**WORK REQUIRED:**
Search the entries for the line containing "Solve this step by step. In". Repeat it, then every line after it, exactly through the final line.

**MATERIAL FOR THIS EXERCISE:**

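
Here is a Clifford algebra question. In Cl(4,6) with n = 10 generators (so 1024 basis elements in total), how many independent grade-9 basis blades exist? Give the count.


Number of grade-k basis blades in Cl(p,q) with n = p + q is C(n, k).
n = 4 + 6 = 10
C(10, 9) = 10! / (9! * 1!)
= 3628800 / (362880 * 1)
= 10


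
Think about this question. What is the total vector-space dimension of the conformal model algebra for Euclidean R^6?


The conformal model of R^6 uses Cl(7,1): the 6 Euclidean generators plus two extra orthogonal generators e+ (e+^2 = +1) and e- (e-^2 = -1), from which the null vectors e0, einf are built.
Number of generators m = 6 + 2 = 8.
dim Cl(p,q) = 2^m = 2^8 = 256


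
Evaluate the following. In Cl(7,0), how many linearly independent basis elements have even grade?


Even subalgebra dimension = 2^(n-1)
n = 7 + 0 = 7
2^(7 - 1) = 2^6 = 64
Verification: sum of C(7,k) for even k = 1 + 21 + 35 + 7 = 64
Result = 64


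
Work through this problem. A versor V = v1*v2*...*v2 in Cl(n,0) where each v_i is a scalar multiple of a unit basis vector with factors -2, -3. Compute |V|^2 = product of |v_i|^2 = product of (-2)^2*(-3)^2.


Each vector v_i has |v_i|^2 = s_i^2
Squared scales: (-2)^2 = 4, (-3)^2 = 9
|V|^2 = 4 * 9
= 36


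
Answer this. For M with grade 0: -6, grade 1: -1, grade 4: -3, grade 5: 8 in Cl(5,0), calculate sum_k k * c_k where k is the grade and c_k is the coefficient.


Grade-weighted sum = sum of grade_k * coefficient_k
0*(-6) = 0
1*(-1) = -1
4*(-3) = -12
5*8 = 40
Total = 0 + (-1) + (-12) + 40 = 27


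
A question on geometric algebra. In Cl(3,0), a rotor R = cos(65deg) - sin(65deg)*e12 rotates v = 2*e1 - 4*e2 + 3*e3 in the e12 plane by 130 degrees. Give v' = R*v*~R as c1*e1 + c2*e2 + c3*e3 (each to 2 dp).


Rotor R = cos(65deg) - sin(65deg)*e12
Rotation angle theta = 2 * 65 = 130 degrees in the e12 plane (e1 -> e2).
The component perpendicular to the plane (e3) is invariant: v'_3 = v3 = 3.00
cos(130deg) = -0.6428, sin(130deg) = 0.7660
v'_1 = v1*cos(theta) - v2*sin(theta) = 2*(-0.6428) - (-4)*0.7660 = 1.78
v'_2 = v1*sin(theta) + v2*cos(theta) = 2*0.7660 + (-4)*(-0.6428) = 4.10
v' = 1.78*e1 + 4.10*e2 + 3.00*e3


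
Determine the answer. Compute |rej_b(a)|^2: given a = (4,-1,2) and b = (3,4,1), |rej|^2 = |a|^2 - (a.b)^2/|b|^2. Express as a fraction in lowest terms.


|a|^2 = 4^2 + (-1)^2 + 2^2 = 21
|b|^2 = 3^2 + 4^2 + 1^2 = 26
a . b = 4*3 + (-1)*4 + 2*1 = 10
(a.b)^2 = 10^2 = 100
|rej|^2 = 21 - 100/26
= (546 - 100)/26
= 446/26
In lowest terms: 223/13


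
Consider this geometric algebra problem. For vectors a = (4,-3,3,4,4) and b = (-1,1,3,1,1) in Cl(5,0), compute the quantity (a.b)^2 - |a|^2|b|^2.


a . b = 4*(-1) + (-3)*1 + 3*3 + 4*1 + 4*1
= -4 + (-3) + 9 + 4 + 4 = 10
|a|^2 = 4^2 + (-3)^2 + 3^2 + 4^2 + 4^2 = 66
|b|^2 = (-1)^2 + 1^2 + 3^2 + 1^2 + 1^2 = 13
(a.b)^2 = 10^2 = 100
|a|^2 * |b|^2 = 66 * 13 = 858
Result = 100 - 858 = -758


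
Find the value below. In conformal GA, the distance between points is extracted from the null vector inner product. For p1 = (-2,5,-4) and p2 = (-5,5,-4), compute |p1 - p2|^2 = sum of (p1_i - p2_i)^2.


p1 - p2 = (3, 0, 0)
|p1 - p2|^2 = 3^2 + 0^2 + 0^2
= 9 + 0 + 0
= 9


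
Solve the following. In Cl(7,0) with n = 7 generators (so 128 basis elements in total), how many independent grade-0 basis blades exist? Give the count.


Number of grade-k basis blades in Cl(p,q) with n = p + q is C(n, k).
n = 7 + 0 = 7
C(7, 0) = 7! / (0! * 7!)
= 5040 / (1 * 5040)
= 1


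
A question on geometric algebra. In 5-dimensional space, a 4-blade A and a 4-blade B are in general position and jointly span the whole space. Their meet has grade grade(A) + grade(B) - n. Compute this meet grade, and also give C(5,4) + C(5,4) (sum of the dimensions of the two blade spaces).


Meet grade = grade(A) + grade(B) - n
= 4 + 4 - 5 = 3
C(5,4) = 5
C(5,4) = 5
dim_A + dim_B = 5 + 5 = 10


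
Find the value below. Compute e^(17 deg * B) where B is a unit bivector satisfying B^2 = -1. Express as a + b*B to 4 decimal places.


For a unit bivector B with B^2 = -1, the exponential series gives
e^(theta*B) = cos(theta) + sin(theta)*B (the GA analogue of Euler's formula).
theta = 17 degrees = 0.296706 rad
cos(17 deg) = 0.9563
sin(17 deg) = 0.2924
exp(theta*B) = 0.9563 + 0.2924*B


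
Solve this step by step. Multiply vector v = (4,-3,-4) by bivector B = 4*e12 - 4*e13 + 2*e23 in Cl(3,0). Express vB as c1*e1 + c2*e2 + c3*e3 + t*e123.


vB has grade-1 (vector) and grade-3 (trivector) parts: vB = (v _| B) + (v ^ B).
Vector part <vB>_1:
  e1: -v2*b12 - v3*b13 = -(-3)*(4) - (-4)*(-4) = -4
  e2: v1*b12 - v3*b23 = (4)*(4) - (-4)*(2) = 24
  e3: v1*b13 + v2*b23 = (4)*(-4) + (-3)*(2) = -22
Trivector part <vB>_3:
  e123: v1*b23 - v2*b13 + v3*b12 = (4)*(2) - (-3)*(-4) + (-4)*(4) = -20
vB = -4*e1 + 24*e2 - 22*e3 - 20*e123


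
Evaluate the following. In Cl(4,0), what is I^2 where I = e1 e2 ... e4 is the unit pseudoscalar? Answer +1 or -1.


The pseudoscalar I = e1...e_n (product of all n generators) of Cl(p,q) satisfies I^2 = (-1)^(q + n(n-1)/2).
p = 4, q = 0, n = p + q = 4
n(n-1)/2 = 4 * 3 / 2 = 6
Exponent = q + n(n-1)/2 = 0 + 6 = 6
I^2 = (-1)^6 = +1


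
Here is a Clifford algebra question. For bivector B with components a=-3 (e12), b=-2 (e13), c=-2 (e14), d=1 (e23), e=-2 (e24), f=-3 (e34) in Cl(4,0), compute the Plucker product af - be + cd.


Plucker relation: af - be + cd
a*f = (-3)*(-3) = 9
b*e = (-2)*(-2) = 4
c*d = (-2)*1 = -2
af - be + cd = 9 - 4 + (-2)
= 3


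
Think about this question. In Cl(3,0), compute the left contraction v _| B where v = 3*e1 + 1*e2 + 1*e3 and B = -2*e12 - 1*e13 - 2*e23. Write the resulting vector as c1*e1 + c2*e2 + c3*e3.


Left contraction v _| B = <vB>_1 (grade-1 part of the geometric product vB).
Using e1_|e12 = e2, e2_|e12 = -e1, e1_|e13 = e3, e3_|e13 = -e1, e2_|e23 = e3, e3_|e23 = -e2:
e1 coeff: -v2*b12 - v3*b13 = -(1)*(-2) - (1)*(-1) = 3
e2 coeff: v1*b12 - v3*b23 = (3)*(-2) - (1)*(-2) = -4
e3 coeff: v1*b13 + v2*b23 = (3)*(-1) + (1)*(-2) = -5
v _| B = 3*e1 - 4*e2 - 5*e3


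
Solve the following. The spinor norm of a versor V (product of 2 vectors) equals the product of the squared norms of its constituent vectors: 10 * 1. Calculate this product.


Spinor norm N(V) = |v1|^2 * |v2|^2 * ... * |v2|^2
= 10 * 1
Running product: 10, 10
N(V) = 10


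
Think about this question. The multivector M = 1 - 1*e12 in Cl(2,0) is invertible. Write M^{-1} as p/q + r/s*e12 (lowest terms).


M = 1 - 1*e12, where e12^2 = -1.
Since M commutes with its reverse ~M = a - b*e12, M * ~M = a^2 - b^2*e12^2 = a^2 + b^2.
So M^{-1} = ~M / (a^2 + b^2) = (a - b*e12)/(a^2 + b^2).
a^2 + b^2 = 1 + 1 = 2
Scalar part = 1/2 = 1/2
Bivector coeff = 1/2 = 1/2
M^{-1} = 1/2 + 1/2*e12


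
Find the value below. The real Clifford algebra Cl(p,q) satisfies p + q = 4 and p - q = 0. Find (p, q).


We need p + q = 4 and p - q = 0.
Adding: 2p = 4 + 0 = 4, so p = 2.
Then q = 4 - 2 = 2.
(p, q) = (2, 2)


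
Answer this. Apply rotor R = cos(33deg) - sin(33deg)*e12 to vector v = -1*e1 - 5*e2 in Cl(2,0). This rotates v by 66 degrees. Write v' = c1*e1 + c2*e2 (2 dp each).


Rotor R = cos(33deg) - sin(33deg)*e12
Rotation angle theta = 2 * 33 = 66 degrees
v' = R*v*~R rotates v by theta.
cos(66deg) = 0.4067, sin(66deg) = 0.9135
v'_1 = -1*cos(66deg) - (-5)*sin(66deg)
= -1*0.4067 - (-5)*0.9135
= 4.16
v'_2 = -1*sin(66deg) + (-5)*cos(66deg)
= -1*0.9135 + (-5)*0.4067
= -2.95
v' = 4.16*e1 - 2.95*e2


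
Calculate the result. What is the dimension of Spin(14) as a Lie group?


Spin(n) double-covers SO(n); both have Lie algebra so(n) of dimension n(n-1)/2.
n = 14
n(n-1) = 14 * 13 = 182
dim Spin(14) = 182/2 = 91


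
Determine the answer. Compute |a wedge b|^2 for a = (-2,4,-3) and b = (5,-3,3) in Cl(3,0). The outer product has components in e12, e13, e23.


a wedge b = (a1*b2 - a2*b1)*e12 + (a1*b3 - a3*b1)*e13 + (a2*b3 - a3*b2)*e23
e12 coeff: (-2)*(-3) - 4*5 = 6 - 20 = -14
e13 coeff: (-2)*3 - (-3)*5 = -6 - (-15) = 9
e23 coeff: 4*3 - (-3)*(-3) = 12 - 9 = 3
|a wedge b|^2 = (-14)^2 + 9^2 + 3^2
= 196 + 81 + 9
= 286


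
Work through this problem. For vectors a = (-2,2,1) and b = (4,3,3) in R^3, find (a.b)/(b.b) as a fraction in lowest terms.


Projection coefficient = (a . b) / (b . b)
a . b = (-2)*4 + 2*3 + 1*3
= -8 + 6 + 3 = 1
b . b = 4^2 + 3^2 + 3^2
= 16 + 9 + 9 = 34
Coefficient = 1/34
In lowest terms: 1/34


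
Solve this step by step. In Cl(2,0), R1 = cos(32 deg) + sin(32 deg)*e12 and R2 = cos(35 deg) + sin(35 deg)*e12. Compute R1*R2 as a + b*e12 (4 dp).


Same-plane rotors commute and their half-angles add:
R1*R2 = cos(a1 + a2) + sin(a1 + a2)*e12.
a1 + a2 = 32 + 35 = 67 deg
cos(67 deg) = 0.3907
sin(67 deg) = 0.9205
R1*R2 = 0.3907 + 0.9205*e12


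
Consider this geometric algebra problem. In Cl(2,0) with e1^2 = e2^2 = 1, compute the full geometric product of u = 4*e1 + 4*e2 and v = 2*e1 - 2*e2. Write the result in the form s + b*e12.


Expand: (4*e1 + 4*e2)(2*e1 - 2*e2)
= 4*2*e1e1 + 4*(-2)*e1e2 + 4*2*e2e1 + 4*(-2)*e2e2
Using e1^2 = e2^2 = 1, e2e1 = -e1e2:
Scalar part s = 4*2 + 4*(-2) = 8 + (-8) = 0
Bivector part b = 4*(-2) - 4*2 = -8 - 8 = -16
uv = 0 - 16*e12


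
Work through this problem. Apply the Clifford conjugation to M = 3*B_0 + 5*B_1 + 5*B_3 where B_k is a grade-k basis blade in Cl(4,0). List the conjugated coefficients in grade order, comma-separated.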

**RESPONSE TO THIS EXERCISE:**
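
Solve this step by step. In Cl(2,0), R1 = cos(32 deg) + sin(32 deg)*e12 and R2 = cos(35 deg) + sin(35 deg)*e12. Compute R1*R2 as a + b*e12 (4 dp).


Same-plane rotors commute and their half-angles add:
R1*R2 = cos(a1 + a2) + sin(a1 + a2)*e12.
a1 + a2 = 32 + 35 = 67 deg
cos(67 deg) = 0.3907
sin(67 deg) = 0.9205
R1*R2 = 0.3907 + 0.9205*e12


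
Consider this geometric algebra problem. In Cl(2,0) with e1^2 = e2^2 = 1, compute the full geometric product of u = 4*e1 + 4*e2 and v = 2*e1 - 2*e2. Write the result in the form s + b*e12.


Expand: (4*e1 + 4*e2)(2*e1 - 2*e2)
= 4*2*e1e1 + 4*(-2)*e1e2 + 4*2*e2e1 + 4*(-2)*e2e2
Using e1^2 = e2^2 = 1, e2e1 = -e1e2:
Scalar part s = 4*2 + 4*(-2) = 8 + (-8) = 0
Bivector part b = 4*(-2) - 4*2 = -8 - 8 = -16
uv = 0 - 16*e12


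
Work through this problem. Apply the Clifford conjugation to M = 3*B_0 + 5*B_1 + 5*B_3 where B_k is a grade-k basis blade in Cl(4,0). List the conjugated coefficients in grade order, comma-separated.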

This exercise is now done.